* _Description of the task_:
Up through the line that contains "5. 64deg 7.177 minS, 18deg 17.225 min W", retype the entries exactly, beginning at the very first line.

*** Begin section ***

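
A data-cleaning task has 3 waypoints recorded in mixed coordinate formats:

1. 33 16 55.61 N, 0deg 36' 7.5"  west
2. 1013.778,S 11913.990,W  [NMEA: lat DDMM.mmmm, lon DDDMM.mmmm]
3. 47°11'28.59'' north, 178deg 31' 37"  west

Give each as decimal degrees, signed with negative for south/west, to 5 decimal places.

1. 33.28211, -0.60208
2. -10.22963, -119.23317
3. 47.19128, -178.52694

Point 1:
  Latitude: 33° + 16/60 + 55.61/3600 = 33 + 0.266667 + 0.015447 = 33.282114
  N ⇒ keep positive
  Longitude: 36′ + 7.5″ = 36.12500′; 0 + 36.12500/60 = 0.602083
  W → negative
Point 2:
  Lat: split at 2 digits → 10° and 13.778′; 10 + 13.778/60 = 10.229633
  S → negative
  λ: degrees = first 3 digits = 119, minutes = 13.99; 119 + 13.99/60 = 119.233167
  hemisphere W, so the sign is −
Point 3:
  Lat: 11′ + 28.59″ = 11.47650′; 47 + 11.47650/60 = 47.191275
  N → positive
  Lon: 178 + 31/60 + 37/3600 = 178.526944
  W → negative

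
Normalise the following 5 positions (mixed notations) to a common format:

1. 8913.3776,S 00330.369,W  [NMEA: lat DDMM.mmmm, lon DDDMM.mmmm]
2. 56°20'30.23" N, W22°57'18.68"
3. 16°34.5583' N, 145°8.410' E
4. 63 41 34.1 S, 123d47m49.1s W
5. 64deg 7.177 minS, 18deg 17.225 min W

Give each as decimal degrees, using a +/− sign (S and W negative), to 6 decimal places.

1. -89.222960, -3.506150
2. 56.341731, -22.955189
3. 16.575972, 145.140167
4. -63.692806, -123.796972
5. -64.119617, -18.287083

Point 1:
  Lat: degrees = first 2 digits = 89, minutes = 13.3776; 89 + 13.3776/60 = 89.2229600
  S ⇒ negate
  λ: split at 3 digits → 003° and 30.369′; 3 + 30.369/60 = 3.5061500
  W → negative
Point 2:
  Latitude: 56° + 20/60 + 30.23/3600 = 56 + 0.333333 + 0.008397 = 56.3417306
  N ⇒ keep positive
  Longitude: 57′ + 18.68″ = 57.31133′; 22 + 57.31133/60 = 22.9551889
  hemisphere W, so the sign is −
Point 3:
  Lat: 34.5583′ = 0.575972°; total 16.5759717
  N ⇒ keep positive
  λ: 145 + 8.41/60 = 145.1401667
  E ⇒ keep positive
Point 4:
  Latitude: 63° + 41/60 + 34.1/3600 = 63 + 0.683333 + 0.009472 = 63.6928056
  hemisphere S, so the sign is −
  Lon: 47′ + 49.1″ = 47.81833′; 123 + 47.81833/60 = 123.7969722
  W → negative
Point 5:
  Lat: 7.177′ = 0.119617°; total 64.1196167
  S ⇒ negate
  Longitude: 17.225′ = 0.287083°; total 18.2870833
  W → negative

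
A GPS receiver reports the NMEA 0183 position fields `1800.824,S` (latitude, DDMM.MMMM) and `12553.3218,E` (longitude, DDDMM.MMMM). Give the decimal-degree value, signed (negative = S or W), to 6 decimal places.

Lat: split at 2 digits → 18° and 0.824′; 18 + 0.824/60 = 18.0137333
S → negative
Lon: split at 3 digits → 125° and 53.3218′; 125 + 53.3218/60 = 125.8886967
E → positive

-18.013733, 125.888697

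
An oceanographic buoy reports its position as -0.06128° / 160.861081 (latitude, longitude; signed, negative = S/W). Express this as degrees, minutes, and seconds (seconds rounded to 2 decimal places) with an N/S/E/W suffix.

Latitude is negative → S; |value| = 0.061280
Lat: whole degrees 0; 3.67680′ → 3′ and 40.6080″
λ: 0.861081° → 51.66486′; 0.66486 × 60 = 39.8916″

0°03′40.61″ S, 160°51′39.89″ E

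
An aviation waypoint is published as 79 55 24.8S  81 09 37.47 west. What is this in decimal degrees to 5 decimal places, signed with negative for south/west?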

*** End section ***

* _Reply_:
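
A data-cleaning task has 3 waypoints recorded in mixed coordinate formats:

1. 33 16 55.61 N, 0deg 36' 7.5"  west
2. 1013.778,S 11913.990,W  [NMEA: lat DDMM.mmmm, lon DDDMM.mmmm]
3. 47°11'28.59'' north, 178deg 31' 37"  west

Give each as decimal degrees, signed with negative for south/west, to 5 decimal places.

1. 33.28211, -0.60208
2. -10.22963, -119.23317
3. 47.19128, -178.52694

Point 1:
  Latitude: 33° + 16/60 + 55.61/3600 = 33 + 0.266667 + 0.015447 = 33.282114
  N ⇒ keep positive
  Longitude: 36′ + 7.5″ = 36.12500′; 0 + 36.12500/60 = 0.602083
  W → negative
Point 2:
  Lat: split at 2 digits → 10° and 13.778′; 10 + 13.778/60 = 10.229633
  S → negative
  λ: degrees = first 3 digits = 119, minutes = 13.99; 119 + 13.99/60 = 119.233167
  hemisphere W, so the sign is −
Point 3:
  Lat: 11′ + 28.59″ = 11.47650′; 47 + 11.47650/60 = 47.191275
  N → positive
  Lon: 178 + 31/60 + 37/3600 = 178.526944
  W → negative

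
Normalise the following 5 positions (mixed notations) to a common format:

1. 8913.3776,S 00330.369,W  [NMEA: lat DDMM.mmmm, lon DDDMM.mmmm]
2. 56°20'30.23" N, W22°57'18.68"
3. 16°34.5583' N, 145°8.410' E
4. 63 41 34.1 S, 123d47m49.1s W
5. 64deg 7.177 minS, 18deg 17.225 min W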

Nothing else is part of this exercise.